Find the line with "Variant W — 1/84 conversions (1.2%)" and the line with "Among applicants in the Economics" in the entries below; output exactly those two lines, every line between them, and no others.
__________________________________________________
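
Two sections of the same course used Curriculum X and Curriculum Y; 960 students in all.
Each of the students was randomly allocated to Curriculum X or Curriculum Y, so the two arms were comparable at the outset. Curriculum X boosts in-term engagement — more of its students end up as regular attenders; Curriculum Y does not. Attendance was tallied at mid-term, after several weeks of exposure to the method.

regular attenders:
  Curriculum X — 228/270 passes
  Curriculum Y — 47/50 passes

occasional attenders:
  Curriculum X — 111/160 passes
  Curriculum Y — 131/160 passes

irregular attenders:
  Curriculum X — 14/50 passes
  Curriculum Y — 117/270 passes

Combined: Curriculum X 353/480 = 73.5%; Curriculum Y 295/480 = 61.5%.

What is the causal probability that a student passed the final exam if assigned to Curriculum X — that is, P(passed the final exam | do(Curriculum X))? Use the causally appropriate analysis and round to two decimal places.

0.74

Because the teaching method influences mid-term attendance, mid-term attendance is a post-treatment mediator, not a confounder. Stratifying on it would bias the estimate; the causal effect is the crude pooled difference.
So P(outcome | do(Curriculum X)) is just the pooled rate for Curriculum X: 353/480 = 0.735.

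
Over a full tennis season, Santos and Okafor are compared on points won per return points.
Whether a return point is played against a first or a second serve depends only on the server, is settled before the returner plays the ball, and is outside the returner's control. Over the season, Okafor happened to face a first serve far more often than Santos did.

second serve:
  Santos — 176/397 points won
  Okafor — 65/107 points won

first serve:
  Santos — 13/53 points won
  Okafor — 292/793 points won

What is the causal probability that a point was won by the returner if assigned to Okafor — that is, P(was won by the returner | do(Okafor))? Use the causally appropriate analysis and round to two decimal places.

0.46

Serve type is set before the player has any effect — it is not caused by the player — and it independently drives the outcome. That makes it a confounder, so the causal comparison is within serve type levels.
Standardising Okafor to the population serve type mix: 0.373·65/107 + 0.627·292/793 = 0.458.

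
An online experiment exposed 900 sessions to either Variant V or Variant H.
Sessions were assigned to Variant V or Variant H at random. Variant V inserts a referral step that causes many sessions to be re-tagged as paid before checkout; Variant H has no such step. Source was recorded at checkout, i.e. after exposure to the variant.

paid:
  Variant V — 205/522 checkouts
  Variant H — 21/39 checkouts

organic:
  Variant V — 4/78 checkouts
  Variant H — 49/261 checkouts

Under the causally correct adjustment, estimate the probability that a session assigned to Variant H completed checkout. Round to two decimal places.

0.23

The stratified and pooled comparisons disagree (Variant H wins within each traffic source; Variant V wins overall), so the answer turns on the causal role of traffic source.
Stratifying would compare variants among sessions the variants themselves sorted into traffic source groups — a form of selection on an intermediate. The unconditioned pooled rates give the total causal effect.
So P(outcome | do(Variant H)) is just the pooled rate for Variant H: 70/300 = 0.233.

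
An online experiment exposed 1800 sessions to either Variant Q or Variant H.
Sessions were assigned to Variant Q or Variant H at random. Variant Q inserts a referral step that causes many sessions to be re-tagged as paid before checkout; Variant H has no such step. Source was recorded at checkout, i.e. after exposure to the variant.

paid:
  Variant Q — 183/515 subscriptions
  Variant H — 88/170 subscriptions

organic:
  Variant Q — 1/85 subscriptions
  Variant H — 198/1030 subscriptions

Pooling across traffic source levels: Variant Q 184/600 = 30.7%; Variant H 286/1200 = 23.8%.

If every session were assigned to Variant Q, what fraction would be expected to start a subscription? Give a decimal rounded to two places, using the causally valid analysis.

0.31

Within every traffic source level Variant H has the higher rate, yet pooled Variant Q does — Simpson's reversal.
Traffic source here is a post-treatment variable shaped by the variant; conditioning on it would introduce bias rather than remove it. The overall comparison is the causal one.
So P(outcome | do(Variant Q)) is just the pooled rate for Variant Q: 184/600 = 0.307.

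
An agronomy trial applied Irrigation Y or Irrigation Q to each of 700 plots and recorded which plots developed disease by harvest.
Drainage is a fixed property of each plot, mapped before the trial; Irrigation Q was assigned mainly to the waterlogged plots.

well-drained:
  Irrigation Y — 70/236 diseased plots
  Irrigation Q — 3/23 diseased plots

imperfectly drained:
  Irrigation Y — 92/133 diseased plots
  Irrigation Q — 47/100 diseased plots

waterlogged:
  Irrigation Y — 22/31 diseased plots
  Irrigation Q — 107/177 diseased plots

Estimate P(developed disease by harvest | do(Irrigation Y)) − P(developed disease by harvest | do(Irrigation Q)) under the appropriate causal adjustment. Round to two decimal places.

Within every field drainage level Irrigation Q has the lower rate, yet pooled Irrigation Y does — Simpson's reversal.
Field drainage differs across irrigations for reasons unrelated to any effect of the irrigation itself, and it separately predicts the outcome — a classic confounder. We must compare within field drainage levels.
Adjusting over the population distribution of field drainage: 0.370·(0.297−0.130) + 0.333·(0.692−0.470) + 0.297·(0.710−0.605) = +0.167.

+0.17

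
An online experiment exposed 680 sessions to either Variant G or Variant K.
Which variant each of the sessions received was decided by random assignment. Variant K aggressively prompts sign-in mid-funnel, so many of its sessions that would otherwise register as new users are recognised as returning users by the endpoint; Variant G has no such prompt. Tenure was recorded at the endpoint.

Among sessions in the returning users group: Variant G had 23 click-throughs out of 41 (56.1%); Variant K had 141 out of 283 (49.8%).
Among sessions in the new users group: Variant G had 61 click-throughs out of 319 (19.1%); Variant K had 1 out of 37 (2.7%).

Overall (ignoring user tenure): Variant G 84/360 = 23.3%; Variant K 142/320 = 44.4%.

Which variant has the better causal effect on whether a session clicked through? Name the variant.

Because the variant influences user tenure, user tenure is a post-treatment mediator, not a confounder. Stratifying on it would bias the estimate; the causal effect is the crude pooled difference.
Pooled: Variant G 23.3% vs Variant K 44.4%; Variant K is higher overall.

Variant K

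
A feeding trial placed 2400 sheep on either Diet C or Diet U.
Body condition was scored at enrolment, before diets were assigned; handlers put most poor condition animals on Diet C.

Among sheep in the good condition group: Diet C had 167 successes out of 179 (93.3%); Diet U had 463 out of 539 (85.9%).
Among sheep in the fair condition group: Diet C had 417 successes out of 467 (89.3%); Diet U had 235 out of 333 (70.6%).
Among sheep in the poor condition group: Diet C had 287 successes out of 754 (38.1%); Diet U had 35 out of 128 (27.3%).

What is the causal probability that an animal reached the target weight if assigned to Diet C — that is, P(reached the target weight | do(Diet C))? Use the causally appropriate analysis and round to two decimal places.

0.72

Nothing the diet does changes starting body condition; the imbalance is an allocation artefact. With starting body condition also predicting the outcome, the pooled figure is confounded, and the within-stratum comparison is the causal one.
Standardising Diet C to the population starting body condition mix: 0.299·167/179 + 0.333·417/467 + 0.367·287/754 = 0.717.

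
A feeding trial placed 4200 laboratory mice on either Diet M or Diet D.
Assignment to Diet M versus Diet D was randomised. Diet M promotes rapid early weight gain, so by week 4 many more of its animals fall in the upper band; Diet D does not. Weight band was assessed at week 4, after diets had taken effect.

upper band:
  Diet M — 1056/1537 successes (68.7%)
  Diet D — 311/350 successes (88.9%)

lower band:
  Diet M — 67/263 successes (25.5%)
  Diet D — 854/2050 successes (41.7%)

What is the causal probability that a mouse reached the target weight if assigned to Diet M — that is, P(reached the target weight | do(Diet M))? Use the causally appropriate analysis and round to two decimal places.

0.62

Diet D is higher inside every week-4 weight band stratum but Diet M is higher in aggregate. Whether to stratify depends on how week-4 weight band relates to the diet.
Because the diet influences week-4 weight band, week-4 weight band is a post-treatment mediator, not a confounder. Stratifying on it would bias the estimate; the causal effect is the crude pooled difference.
So P(outcome | do(Diet M)) is just the pooled rate for Diet M: 1123/1800 = 0.624.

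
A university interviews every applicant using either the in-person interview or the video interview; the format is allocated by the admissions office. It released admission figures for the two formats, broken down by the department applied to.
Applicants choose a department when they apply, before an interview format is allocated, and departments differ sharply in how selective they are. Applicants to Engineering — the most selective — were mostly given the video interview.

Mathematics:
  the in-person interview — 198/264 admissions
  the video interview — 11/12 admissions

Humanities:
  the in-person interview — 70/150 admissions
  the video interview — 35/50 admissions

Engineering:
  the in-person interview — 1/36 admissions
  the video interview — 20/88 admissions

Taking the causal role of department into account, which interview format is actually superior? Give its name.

The stratified and pooled comparisons disagree (the video interview wins within each department; the in-person interview wins overall), so the answer turns on the causal role of department.
Department is set before the interview format has any effect — it is not caused by the interview format — and it independently drives the outcome. That makes it a confounder, so the causal comparison is within department levels.
Within each level — Mathematics: 75.0% vs 91.7%; Humanities: 46.7% vs 70.0%; Engineering: 2.8% vs 22.7% — the video interview is higher every time.

the video interview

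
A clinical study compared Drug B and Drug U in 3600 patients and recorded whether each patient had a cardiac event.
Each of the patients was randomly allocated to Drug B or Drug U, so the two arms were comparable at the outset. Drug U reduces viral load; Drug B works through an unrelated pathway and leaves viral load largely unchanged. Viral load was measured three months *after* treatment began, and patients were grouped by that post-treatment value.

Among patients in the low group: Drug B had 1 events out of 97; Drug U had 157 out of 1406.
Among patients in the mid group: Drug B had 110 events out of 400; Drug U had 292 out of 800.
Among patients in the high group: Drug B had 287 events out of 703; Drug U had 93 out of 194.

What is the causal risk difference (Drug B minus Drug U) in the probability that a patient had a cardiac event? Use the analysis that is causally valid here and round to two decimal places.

The distribution of viral load is itself part of what the drug does — it is an intermediate outcome. Holding it fixed would remove that part of the effect; the total effect is the pooled difference.
The causal difference is the pooled difference: 0.332 − 0.226 = +0.106.

+0.11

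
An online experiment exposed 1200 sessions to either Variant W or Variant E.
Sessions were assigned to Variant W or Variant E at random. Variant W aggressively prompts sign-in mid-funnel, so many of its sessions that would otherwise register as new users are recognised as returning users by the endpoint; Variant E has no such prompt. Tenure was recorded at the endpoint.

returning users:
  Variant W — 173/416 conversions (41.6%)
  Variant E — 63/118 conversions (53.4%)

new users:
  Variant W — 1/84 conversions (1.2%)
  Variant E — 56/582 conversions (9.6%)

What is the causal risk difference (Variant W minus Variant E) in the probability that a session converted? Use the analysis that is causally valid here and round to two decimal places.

The user tenure-specific comparison favours Variant E throughout, but the pooled figures favour Variant W. The question is whether to condition on user tenure.
User tenure is downstream of the variant. One should not condition on a consequence of treatment, so the overall rates are the right comparison.
The causal difference is the pooled difference: 0.348 − 0.170 = +0.178.

+0.18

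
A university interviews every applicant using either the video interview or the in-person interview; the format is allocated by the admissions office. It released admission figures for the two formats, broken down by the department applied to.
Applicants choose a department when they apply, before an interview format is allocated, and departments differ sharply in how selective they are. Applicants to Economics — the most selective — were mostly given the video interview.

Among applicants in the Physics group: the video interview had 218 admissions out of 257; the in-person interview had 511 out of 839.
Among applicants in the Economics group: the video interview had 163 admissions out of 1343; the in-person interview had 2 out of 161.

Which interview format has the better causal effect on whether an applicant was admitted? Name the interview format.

Department is set before the interview format has any effect — it is not caused by the interview format — and it independently drives the outcome. That makes it a confounder, so the causal comparison is within department levels.
Within each level — Physics: 84.8% vs 60.9%; Economics: 12.1% vs 1.2% — the video interview is higher every time.

the video interview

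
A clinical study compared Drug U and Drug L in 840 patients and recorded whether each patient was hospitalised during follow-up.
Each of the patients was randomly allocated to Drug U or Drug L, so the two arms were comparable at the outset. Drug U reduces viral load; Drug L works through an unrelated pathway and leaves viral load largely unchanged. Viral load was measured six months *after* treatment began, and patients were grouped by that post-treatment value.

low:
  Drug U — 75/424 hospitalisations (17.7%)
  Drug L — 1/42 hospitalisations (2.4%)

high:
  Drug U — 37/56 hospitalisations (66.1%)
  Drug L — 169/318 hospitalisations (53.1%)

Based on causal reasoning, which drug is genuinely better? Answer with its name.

Drug U

Drug L is lower inside every viral load stratum but Drug U is lower in aggregate. Whether to stratify depends on how viral load relates to the drug.
Viral load is recorded after the drug and is itself shifted by it — it sits on the causal path from drug to outcome. Conditioning on a mediator would strip out part of the effect we want; the pooled comparison gives the total causal effect.
Pooled: Drug U 23.3% vs Drug L 47.2%; Drug U is lower overall.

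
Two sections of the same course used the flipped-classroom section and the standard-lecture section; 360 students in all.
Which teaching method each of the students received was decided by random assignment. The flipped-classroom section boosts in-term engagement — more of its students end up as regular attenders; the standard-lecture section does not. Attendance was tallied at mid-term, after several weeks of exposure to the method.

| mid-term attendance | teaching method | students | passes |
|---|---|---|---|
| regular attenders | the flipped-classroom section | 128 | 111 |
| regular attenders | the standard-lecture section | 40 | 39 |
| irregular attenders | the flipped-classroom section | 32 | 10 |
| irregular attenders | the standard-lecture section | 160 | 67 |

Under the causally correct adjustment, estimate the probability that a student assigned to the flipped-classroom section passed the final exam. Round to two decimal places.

Stratifying would compare teaching methods among students the teaching methods themselves sorted into mid-term attendance groups — a form of selection on an intermediate. The unconditioned pooled rates give the total causal effect.
So P(outcome | do(the flipped-classroom section)) is just the pooled rate for the flipped-classroom section: 121/160 = 0.756.

0.76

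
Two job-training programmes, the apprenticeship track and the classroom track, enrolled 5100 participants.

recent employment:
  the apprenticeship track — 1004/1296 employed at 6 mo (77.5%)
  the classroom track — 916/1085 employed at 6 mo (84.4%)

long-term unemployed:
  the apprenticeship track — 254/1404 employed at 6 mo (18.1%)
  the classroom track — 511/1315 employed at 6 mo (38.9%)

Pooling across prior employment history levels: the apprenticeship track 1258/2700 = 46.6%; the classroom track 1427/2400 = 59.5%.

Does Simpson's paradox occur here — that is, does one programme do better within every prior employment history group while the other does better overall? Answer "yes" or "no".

Within each prior employment history level (recent employment 77.5% vs 84.4%; long-term unemployed 18.1% vs 38.9%), the classroom track has the higher rate every time. Pooled: 46.6% vs 59.5% — the classroom track has the higher rate overall. They agree.

no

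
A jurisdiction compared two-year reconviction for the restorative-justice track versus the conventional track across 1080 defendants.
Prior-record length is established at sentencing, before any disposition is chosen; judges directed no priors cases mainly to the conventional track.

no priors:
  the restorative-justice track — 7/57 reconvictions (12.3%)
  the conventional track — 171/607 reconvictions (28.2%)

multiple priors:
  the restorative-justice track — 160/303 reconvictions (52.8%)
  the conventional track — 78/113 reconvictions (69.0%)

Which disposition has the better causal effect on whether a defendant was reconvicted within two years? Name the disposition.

the restorative-justice track

Prior-record length satisfies the back-door criterion: it is not a descendant of the disposition, and it blocks the spurious path from disposition to outcome. Adjusting for it (i.e., using the within-prior-record length rates) gives the causal effect.
Within each level — no priors: 12.3% vs 28.2%; multiple priors: 52.8% vs 69.0% — the restorative-justice track is lower every time.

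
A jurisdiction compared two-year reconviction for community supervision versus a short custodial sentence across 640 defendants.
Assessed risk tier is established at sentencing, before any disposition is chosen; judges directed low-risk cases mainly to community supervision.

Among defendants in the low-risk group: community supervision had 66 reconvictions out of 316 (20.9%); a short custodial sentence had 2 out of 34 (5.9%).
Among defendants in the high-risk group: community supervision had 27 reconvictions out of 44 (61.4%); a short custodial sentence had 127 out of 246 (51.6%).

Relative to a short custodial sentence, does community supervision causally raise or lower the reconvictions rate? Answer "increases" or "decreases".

increases

Assessed risk tier differs across dispositions for reasons unrelated to any effect of the disposition itself, and it separately predicts the outcome — a classic confounder. We must compare within assessed risk tier levels.
Within each level — low-risk: 20.9% vs 5.9%; high-risk: 61.4% vs 51.6% — a short custodial sentence is lower every time.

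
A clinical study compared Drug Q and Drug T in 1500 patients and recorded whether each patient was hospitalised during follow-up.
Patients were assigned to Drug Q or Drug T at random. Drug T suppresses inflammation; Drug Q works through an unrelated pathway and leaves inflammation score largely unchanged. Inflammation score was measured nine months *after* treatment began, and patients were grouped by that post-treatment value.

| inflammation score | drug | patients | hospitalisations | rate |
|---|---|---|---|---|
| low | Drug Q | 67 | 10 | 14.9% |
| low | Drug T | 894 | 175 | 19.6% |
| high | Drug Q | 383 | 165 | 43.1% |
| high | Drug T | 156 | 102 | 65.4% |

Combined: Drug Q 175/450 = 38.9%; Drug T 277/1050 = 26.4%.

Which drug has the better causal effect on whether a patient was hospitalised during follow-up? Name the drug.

The stratified and pooled comparisons disagree (Drug Q wins within each inflammation score; Drug T wins overall), so the answer turns on the causal role of inflammation score.
Inflammation score is recorded after the drug and is itself shifted by it — it sits on the causal path from drug to outcome. Conditioning on a mediator would strip out part of the effect we want; the pooled comparison gives the total causal effect.
Pooled: Drug Q 38.9% vs Drug T 26.4%; Drug T is lower overall.

Drug T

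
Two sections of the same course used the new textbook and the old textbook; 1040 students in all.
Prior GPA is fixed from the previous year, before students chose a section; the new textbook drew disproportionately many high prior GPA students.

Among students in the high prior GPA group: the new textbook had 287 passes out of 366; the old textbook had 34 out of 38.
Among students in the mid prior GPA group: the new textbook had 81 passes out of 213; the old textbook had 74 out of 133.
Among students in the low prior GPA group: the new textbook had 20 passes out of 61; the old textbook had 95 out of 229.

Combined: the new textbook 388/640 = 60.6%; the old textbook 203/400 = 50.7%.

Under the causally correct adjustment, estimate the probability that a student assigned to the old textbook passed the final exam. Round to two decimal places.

0.65

Prior GPA band satisfies the back-door criterion: it is not a descendant of the teaching method, and it blocks the spurious path from teaching method to outcome. Adjusting for it (i.e., using the within-prior GPA band rates) gives the causal effect.
Standardising the old textbook to the population prior GPA band mix: 0.388·34/38 + 0.333·74/133 + 0.279·95/229 = 0.648.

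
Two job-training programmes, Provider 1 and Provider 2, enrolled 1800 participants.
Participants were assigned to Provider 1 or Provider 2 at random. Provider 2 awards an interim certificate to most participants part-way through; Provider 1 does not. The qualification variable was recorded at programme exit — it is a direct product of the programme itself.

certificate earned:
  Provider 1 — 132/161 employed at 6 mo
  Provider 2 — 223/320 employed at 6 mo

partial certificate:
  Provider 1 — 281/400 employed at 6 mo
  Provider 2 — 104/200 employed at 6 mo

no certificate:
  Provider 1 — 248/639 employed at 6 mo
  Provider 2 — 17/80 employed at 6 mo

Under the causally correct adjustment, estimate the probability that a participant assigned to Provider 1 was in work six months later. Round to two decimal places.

The stratified and pooled comparisons disagree (Provider 1 wins within each qualification attained during the programme; Provider 2 wins overall), so the answer turns on the causal role of qualification attained during the programme.
Stratifying would compare programmes among participants the programmes themselves sorted into qualification attained during the programme groups — a form of selection on an intermediate. The unconditioned pooled rates give the total causal effect.
So P(outcome | do(Provider 1)) is just the pooled rate for Provider 1: 661/1200 = 0.551.

0.55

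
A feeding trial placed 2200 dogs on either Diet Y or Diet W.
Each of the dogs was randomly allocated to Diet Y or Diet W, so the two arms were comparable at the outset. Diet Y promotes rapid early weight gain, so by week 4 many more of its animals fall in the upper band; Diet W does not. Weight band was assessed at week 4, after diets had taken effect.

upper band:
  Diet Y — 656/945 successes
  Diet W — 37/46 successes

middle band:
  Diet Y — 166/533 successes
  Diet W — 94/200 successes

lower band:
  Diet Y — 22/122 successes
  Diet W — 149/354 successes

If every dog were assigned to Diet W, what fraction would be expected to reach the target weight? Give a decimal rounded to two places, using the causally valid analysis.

0.47

Diet W is higher inside every week-4 weight band stratum but Diet Y is higher in aggregate. Whether to stratify depends on how week-4 weight band relates to the diet.
The distribution of week-4 weight band is itself part of what the diet does — it is an intermediate outcome. Holding it fixed would remove that part of the effect; the total effect is the pooled difference.
So P(outcome | do(Diet W)) is just the pooled rate for Diet W: 280/600 = 0.467.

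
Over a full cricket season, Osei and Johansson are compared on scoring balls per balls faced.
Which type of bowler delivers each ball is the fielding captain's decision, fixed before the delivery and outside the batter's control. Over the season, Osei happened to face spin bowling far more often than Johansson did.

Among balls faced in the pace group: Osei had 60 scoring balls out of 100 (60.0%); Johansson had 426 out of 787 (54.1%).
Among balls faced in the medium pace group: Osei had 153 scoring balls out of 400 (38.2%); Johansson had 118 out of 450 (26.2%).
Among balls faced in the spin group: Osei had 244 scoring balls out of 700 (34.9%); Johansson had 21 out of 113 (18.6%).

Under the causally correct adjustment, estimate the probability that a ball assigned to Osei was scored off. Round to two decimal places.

The stratified and pooled comparisons disagree (Osei wins within each bowling type; Johansson wins overall), so the answer turns on the causal role of bowling type.
Bowling type is set before the player has any effect — it is not caused by the player — and it independently drives the outcome. That makes it a confounder, so the causal comparison is within bowling type levels.
Standardising Osei to the population bowling type mix: 0.348·60/100 + 0.333·153/400 + 0.319·244/700 = 0.447.

0.45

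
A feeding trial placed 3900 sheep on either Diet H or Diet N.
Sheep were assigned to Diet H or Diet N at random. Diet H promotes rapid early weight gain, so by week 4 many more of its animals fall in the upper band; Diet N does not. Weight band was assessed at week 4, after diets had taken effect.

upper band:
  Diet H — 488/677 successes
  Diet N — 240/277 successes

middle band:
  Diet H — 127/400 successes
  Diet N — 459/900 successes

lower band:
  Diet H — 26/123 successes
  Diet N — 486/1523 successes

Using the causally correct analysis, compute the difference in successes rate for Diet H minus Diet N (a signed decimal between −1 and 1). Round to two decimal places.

+0.10

Within every week-4 weight band level Diet N has the higher rate, yet pooled Diet H does — Simpson's reversal.
Week-4 weight band is recorded after the diet and is itself shifted by it — it sits on the causal path from diet to outcome. Conditioning on a mediator would strip out part of the effect we want; the pooled comparison gives the total causal effect.
The causal difference is the pooled difference: 0.534 − 0.439 = +0.095.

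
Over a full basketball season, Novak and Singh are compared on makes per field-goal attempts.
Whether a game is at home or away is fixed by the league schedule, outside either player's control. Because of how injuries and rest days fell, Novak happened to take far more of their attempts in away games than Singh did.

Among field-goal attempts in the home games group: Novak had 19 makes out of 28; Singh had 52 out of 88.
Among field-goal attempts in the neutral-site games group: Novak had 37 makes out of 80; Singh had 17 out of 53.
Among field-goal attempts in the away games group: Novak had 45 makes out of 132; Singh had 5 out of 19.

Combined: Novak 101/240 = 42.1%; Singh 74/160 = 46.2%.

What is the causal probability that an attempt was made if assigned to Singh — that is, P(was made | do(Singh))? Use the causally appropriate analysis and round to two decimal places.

0.38

The imbalance in game venue arose from how field-goal attempts were allocated, not from anything the player did; and game venue independently affects the outcome. The pooled gap is confounded — condition on game venue.
Standardising Singh to the population game venue mix: 0.290·52/88 + 0.333·17/53 + 0.378·5/19 = 0.377.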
__________________________________________________
Your response:
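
  Variant W — 1/84 conversions (1.2%)
  Variant E — 56/582 conversions (9.6%)

What is the causal risk difference (Variant W minus Variant E) in the probability that a session converted? Use the analysis that is causally valid here and round to two decimal places.

The user tenure-specific comparison favours Variant E throughout, but the pooled figures favour Variant W. The question is whether to condition on user tenure.
User tenure is downstream of the variant. One should not condition on a consequence of treatment, so the overall rates are the right comparison.
The causal difference is the pooled difference: 0.348 − 0.170 = +0.178.

+0.18

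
A university interviews every applicant using either the video interview or the in-person interview; the format is allocated by the admissions office. It released admission figures for the two formats, broken down by the department applied to.
Applicants choose a department when they apply, before an interview format is allocated, and departments differ sharply in how selective they are. Applicants to Economics — the most selective — were mostly given the video interview.

Among applicants in the Physics group: the video interview had 218 admissions out of 257; the in-person interview had 511 out of 839.
Among applicants in the Economics group: the video interview had 163 admissions out of 1343; the in-person interview had 2 out of 161.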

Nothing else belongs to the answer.